Activity:
Take the lines below beginning at the line that has "G: arrival=4, burst=8, nice=1" and stopping after the line that has "B: arrival=2, burst=2, nice=-1", and print them exactly as they are, with no other lines.

(Extracted data entries)

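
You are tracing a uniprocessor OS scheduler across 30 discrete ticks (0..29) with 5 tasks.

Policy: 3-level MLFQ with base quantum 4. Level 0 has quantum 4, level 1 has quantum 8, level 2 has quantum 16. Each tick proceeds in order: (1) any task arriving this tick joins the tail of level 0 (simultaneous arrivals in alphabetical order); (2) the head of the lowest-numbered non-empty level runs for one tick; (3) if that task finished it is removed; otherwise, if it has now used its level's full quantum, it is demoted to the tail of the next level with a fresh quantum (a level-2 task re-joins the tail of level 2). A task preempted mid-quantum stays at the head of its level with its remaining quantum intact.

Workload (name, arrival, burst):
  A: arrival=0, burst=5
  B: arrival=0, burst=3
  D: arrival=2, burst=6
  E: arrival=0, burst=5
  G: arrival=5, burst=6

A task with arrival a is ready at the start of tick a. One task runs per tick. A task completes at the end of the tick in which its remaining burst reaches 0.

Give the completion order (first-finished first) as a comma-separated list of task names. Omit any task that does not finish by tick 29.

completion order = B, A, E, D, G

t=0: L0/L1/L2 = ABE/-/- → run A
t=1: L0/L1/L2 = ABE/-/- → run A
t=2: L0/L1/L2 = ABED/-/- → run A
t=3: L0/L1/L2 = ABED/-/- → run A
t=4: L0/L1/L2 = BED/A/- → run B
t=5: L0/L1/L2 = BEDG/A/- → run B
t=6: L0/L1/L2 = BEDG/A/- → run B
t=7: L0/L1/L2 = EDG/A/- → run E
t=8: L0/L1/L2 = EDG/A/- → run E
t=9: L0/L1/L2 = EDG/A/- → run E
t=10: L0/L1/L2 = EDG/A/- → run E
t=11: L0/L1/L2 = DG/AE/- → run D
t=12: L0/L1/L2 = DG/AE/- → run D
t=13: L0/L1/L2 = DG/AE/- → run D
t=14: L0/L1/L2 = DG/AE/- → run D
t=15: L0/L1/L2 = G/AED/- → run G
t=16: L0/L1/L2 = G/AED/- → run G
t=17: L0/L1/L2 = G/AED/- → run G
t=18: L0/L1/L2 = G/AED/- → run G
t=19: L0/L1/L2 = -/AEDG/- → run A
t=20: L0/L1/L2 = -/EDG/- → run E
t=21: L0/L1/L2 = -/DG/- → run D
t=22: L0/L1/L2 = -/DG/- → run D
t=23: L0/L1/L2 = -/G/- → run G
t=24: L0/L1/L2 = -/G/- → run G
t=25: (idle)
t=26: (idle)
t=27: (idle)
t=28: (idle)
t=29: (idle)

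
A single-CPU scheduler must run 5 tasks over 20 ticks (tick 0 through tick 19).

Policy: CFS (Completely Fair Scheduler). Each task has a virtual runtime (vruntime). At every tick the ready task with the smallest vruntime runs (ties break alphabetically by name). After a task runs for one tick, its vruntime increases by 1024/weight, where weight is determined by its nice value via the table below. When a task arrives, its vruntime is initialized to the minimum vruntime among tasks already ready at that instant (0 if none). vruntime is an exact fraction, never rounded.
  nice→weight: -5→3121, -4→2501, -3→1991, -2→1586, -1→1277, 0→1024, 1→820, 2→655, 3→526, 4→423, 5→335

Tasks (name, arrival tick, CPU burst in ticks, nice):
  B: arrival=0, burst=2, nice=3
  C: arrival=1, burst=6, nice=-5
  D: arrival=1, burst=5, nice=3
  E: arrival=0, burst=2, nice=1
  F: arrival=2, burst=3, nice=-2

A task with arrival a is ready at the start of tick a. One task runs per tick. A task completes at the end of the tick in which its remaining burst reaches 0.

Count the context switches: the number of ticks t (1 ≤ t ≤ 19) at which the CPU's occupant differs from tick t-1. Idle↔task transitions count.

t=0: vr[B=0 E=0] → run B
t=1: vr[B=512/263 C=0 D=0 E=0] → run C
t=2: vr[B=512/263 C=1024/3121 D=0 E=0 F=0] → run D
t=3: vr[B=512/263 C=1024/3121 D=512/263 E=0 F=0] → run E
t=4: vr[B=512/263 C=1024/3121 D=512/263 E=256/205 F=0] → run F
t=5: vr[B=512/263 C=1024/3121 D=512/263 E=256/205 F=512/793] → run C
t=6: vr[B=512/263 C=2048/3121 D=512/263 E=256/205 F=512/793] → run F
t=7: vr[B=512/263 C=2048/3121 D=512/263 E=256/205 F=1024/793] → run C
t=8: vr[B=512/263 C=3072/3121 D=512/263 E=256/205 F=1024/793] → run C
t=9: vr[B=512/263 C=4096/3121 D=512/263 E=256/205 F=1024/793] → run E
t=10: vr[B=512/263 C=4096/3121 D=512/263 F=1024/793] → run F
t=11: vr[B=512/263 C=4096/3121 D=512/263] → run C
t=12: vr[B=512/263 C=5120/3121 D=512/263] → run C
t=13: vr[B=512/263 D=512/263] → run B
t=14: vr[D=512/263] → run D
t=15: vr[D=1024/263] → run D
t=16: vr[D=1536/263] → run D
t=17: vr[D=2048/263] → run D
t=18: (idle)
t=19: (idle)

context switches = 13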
* * *
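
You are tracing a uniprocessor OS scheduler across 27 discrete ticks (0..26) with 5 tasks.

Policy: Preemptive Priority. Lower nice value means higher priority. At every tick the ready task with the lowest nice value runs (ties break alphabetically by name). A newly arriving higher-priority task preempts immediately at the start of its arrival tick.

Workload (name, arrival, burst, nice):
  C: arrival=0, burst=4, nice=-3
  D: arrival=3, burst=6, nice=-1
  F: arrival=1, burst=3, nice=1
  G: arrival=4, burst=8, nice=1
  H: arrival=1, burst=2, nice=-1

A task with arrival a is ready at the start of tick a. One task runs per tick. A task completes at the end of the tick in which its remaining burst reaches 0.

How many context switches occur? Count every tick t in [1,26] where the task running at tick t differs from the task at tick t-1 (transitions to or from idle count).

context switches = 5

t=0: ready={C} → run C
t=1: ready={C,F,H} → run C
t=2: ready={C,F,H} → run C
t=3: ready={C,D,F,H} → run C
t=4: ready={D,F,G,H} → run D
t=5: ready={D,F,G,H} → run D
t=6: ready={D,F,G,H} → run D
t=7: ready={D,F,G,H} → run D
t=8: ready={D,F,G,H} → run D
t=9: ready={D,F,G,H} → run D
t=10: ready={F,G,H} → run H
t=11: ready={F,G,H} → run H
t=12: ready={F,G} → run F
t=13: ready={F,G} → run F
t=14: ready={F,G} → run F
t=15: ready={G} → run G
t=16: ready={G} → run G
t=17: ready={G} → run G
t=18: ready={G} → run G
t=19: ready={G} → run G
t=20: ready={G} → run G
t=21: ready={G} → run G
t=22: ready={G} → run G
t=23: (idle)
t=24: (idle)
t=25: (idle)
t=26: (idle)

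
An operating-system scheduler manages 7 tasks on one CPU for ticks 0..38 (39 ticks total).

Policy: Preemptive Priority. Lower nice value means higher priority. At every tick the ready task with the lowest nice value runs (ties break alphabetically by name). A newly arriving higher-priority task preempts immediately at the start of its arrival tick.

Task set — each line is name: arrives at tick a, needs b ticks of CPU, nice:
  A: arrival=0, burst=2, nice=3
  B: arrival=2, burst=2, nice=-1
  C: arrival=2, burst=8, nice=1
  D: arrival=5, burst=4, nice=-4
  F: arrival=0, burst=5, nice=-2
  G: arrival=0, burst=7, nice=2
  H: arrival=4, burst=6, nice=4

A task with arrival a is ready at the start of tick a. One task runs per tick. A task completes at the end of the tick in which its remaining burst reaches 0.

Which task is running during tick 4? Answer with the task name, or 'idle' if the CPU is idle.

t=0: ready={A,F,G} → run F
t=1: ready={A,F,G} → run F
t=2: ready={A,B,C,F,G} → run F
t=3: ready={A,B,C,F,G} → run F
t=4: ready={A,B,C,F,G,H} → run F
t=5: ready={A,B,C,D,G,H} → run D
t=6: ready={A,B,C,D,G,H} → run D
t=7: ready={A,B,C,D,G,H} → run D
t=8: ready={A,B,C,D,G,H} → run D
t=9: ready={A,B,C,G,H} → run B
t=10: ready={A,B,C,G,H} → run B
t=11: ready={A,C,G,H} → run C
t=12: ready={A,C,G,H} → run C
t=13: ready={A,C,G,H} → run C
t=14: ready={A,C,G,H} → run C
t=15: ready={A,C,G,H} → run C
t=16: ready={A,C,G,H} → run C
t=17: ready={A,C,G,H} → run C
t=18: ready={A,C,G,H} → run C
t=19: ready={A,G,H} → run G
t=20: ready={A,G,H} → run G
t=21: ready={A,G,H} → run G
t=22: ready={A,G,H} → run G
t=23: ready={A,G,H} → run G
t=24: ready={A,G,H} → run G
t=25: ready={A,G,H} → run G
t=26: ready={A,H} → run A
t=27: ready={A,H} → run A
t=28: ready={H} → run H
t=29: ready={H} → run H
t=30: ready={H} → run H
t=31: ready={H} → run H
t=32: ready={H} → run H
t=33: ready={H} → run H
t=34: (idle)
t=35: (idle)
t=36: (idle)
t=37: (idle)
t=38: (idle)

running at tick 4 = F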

Answer for this exercise:
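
  G: arrival=4, burst=8, nice=1
  H: arrival=1, burst=2, nice=-1

A task with arrival a is ready at the start of tick a. One task runs per tick. A task completes at the end of the tick in which its remaining burst reaches 0.

How many context switches occur? Count every tick t in [1,26] where the task running at tick t differs from the task at tick t-1 (transitions to or from idle count).

context switches = 5

t=0: ready={C} → run C
t=1: ready={C,F,H} → run C
t=2: ready={C,F,H} → run C
t=3: ready={C,D,F,H} → run C
t=4: ready={D,F,G,H} → run D
t=5: ready={D,F,G,H} → run D
t=6: ready={D,F,G,H} → run D
t=7: ready={D,F,G,H} → run D
t=8: ready={D,F,G,H} → run D
t=9: ready={D,F,G,H} → run D
t=10: ready={F,G,H} → run H
t=11: ready={F,G,H} → run H
t=12: ready={F,G} → run F
t=13: ready={F,G} → run F
t=14: ready={F,G} → run F
t=15: ready={G} → run G
t=16: ready={G} → run G
t=17: ready={G} → run G
t=18: ready={G} → run G
t=19: ready={G} → run G
t=20: ready={G} → run G
t=21: ready={G} → run G
t=22: ready={G} → run G
t=23: (idle)
t=24: (idle)
t=25: (idle)
t=26: (idle)

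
An operating-system scheduler manages 7 tasks on one CPU for ticks 0..38 (39 ticks total).

Policy: Preemptive Priority. Lower nice value means higher priority. At every tick the ready task with the lowest nice value runs (ties break alphabetically by name). A newly arriving higher-priority task preempts immediately at the start of its arrival tick.

Task set — each line is name: arrives at tick a, needs b ticks of CPU, nice:
  A: arrival=0, burst=2, nice=3
  B: arrival=2, burst=2, nice=-1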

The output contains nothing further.